▶ **WORK REQUEST**: Give an exact copy of every entry.

• • •

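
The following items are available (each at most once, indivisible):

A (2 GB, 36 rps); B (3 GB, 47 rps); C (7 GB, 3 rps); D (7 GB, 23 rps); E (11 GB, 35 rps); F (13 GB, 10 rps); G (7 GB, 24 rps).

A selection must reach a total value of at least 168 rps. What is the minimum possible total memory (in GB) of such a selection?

37

Subsets with value ≥ 168, sorted by total memory:
- A+B+C+D+E+G: memory 37, value 168
- A+B+D+E+F+G: memory 43, value 175
- A+B+C+D+E+F+G: memory 50, value 178
Minimum memory: 37 GB.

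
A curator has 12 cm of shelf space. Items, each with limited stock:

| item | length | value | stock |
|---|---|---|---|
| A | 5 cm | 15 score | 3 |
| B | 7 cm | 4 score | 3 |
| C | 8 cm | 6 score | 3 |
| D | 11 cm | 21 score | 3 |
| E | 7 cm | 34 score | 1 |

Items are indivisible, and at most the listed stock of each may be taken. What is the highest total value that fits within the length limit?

49 score

Best selections within length 12 and stock limits:
- 1×A + 1×E: length 12, value 49
- 1×E: length 7, value 34
Best: 49 score.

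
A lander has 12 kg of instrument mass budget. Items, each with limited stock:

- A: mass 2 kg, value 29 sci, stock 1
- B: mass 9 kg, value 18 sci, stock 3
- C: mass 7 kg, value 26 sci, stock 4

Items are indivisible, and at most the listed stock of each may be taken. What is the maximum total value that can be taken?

55 sci

Top feasible selections:
- 1×A + 1×C: mass 9, value 55
- 1×A + 1×B: mass 11, value 47
Best: 55 sci.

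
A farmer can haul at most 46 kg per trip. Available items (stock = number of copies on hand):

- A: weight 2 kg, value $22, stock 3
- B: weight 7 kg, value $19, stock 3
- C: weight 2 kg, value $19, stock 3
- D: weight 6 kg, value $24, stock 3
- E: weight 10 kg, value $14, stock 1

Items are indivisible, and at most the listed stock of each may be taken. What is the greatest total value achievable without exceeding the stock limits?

Top feasible selections:
- 3×A + 2×B + 3×C + 3×D: weight 44, value 233
- 3×A + 3×B + 3×C + 2×D: weight 45, value 228
- 3×A + 1×B + 3×C + 3×D: weight 37, value 214
- 3×A + 2×B + 2×C + 3×D: weight 42, value 214
Best: $233.

$233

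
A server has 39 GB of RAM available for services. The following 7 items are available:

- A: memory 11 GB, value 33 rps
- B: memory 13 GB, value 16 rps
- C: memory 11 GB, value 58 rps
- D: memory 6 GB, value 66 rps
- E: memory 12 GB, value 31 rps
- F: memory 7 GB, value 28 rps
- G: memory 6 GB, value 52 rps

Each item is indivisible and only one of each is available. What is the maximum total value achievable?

Check high-value combinations within 39 GB:
- A+C+D+G: memory 11+11+6+6=34, value 33+58+66+52=209
- C+D+E+G: memory 11+6+12+6=35, value 58+66+31+52=207
- C+D+F+G: memory 11+6+7+6=30, value 58+66+28+52=204
- B+C+D+G: memory 13+11+6+6=36, value 16+58+66+52=192
- A+C+D+F: memory 11+11+6+7=35, value 33+58+66+28=185
Best: 209 rps.

209 rps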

• • •

▶ **PROBLEM SOLUTION**:
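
The following items are available (each at most once, indivisible):

A (2 GB, 36 rps); B (3 GB, 47 rps); C (7 GB, 3 rps); D (7 GB, 23 rps); E (11 GB, 35 rps); F (13 GB, 10 rps); G (7 GB, 24 rps).

A selection must reach a total value of at least 168 rps. What is the minimum possible total memory (in GB) of such a selection?

37

Subsets with value ≥ 168, sorted by total memory:
- A+B+C+D+E+G: memory 37, value 168
- A+B+D+E+F+G: memory 43, value 175
- A+B+C+D+E+F+G: memory 50, value 178
Minimum memory: 37 GB.

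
A curator has 12 cm of shelf space. Items, each with limited stock:

| item | length | value | stock |
|---|---|---|---|
| A | 5 cm | 15 score | 3 |
| B | 7 cm | 4 score | 3 |
| C | 8 cm | 6 score | 3 |
| D | 11 cm | 21 score | 3 |
| E | 7 cm | 34 score | 1 |

Items are indivisible, and at most the listed stock of each may be taken. What is the highest total value that fits within the length limit?

49 score

Best selections within length 12 and stock limits:
- 1×A + 1×E: length 12, value 49
- 1×E: length 7, value 34
Best: 49 score.

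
A lander has 12 kg of instrument mass budget. Items, each with limited stock:

- A: mass 2 kg, value 29 sci, stock 1
- B: mass 9 kg, value 18 sci, stock 3
- C: mass 7 kg, value 26 sci, stock 4

Items are indivisible, and at most the listed stock of each may be taken. What is the maximum total value that can be taken?

55 sci

Top feasible selections:
- 1×A + 1×C: mass 9, value 55
- 1×A + 1×B: mass 11, value 47
Best: 55 sci.

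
A farmer can haul at most 46 kg per trip. Available items (stock = number of copies on hand):

- A: weight 2 kg, value $22, stock 3
- B: weight 7 kg, value $19, stock 3
- C: weight 2 kg, value $19, stock 3
- D: weight 6 kg, value $24, stock 3
- E: weight 10 kg, value $14, stock 1

Items are indivisible, and at most the listed stock of each may be taken. What is the greatest total value achievable without exceeding the stock limits?

Top feasible selections:
- 3×A + 2×B + 3×C + 3×D: weight 44, value 233
- 3×A + 3×B + 3×C + 2×D: weight 45, value 228
- 3×A + 1×B + 3×C + 3×D: weight 37, value 214
- 3×A + 2×B + 2×C + 3×D: weight 42, value 214
Best: $233.

$233

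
A server has 39 GB of RAM available for services. The following 7 items are available:

- A: memory 11 GB, value 33 rps
- B: memory 13 GB, value 16 rps
- C: memory 11 GB, value 58 rps
- D: memory 6 GB, value 66 rps
- E: memory 12 GB, value 31 rps
- F: memory 7 GB, value 28 rps
- G: memory 6 GB, value 52 rps

Each item is indivisible and only one of each is available. What is the maximum total value achievable?

Check high-value combinations within 39 GB:
- A+C+D+G: memory 11+11+6+6=34, value 33+58+66+52=209
- C+D+E+G: memory 11+6+12+6=35, value 58+66+31+52=207
- C+D+F+G: memory 11+6+7+6=30, value 58+66+28+52=204
- B+C+D+G: memory 13+11+6+6=36, value 16+58+66+52=192
- A+C+D+F: memory 11+11+6+7=35, value 33+58+66+28=185
Best: 209 rps.

209 rps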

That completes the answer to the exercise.